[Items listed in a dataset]

────────

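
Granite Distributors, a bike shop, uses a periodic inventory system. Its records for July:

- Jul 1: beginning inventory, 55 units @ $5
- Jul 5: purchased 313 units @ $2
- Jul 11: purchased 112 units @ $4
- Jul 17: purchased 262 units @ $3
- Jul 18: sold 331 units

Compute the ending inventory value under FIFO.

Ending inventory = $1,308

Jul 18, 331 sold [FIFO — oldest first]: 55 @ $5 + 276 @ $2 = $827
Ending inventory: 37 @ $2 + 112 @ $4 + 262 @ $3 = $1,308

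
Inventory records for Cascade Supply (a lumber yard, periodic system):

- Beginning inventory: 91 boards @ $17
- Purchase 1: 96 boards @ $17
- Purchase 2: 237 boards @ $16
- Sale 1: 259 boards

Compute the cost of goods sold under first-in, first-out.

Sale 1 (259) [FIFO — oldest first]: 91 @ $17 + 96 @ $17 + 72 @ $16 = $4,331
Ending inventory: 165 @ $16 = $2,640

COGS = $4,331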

────────

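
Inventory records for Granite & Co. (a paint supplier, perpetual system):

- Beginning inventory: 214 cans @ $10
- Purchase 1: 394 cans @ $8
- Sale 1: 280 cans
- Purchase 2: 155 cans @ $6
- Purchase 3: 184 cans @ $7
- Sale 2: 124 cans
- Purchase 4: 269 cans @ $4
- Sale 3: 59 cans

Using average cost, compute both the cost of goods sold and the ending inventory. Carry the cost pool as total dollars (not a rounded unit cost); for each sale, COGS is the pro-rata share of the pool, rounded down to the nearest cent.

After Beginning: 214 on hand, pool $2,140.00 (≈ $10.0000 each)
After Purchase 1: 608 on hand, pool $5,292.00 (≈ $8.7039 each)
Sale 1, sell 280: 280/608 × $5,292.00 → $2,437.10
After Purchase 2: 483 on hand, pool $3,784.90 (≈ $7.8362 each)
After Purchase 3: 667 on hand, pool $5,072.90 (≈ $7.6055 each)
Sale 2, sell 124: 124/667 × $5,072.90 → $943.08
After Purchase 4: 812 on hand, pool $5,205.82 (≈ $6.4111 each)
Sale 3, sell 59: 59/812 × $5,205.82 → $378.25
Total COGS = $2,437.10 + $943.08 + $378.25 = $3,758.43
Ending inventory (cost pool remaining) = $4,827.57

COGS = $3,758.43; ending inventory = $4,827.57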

────────

PROBLEM
Find each line in the records holding the string "system" and show it.

ANSWER SPACE
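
Granite Distributors, a bike shop, uses a periodic inventory system. Its records for July:
Inventory records for Cascade Supply (a lumber yard, periodic system):
Inventory records for Granite & Co. (a paint supplier, perpetual system):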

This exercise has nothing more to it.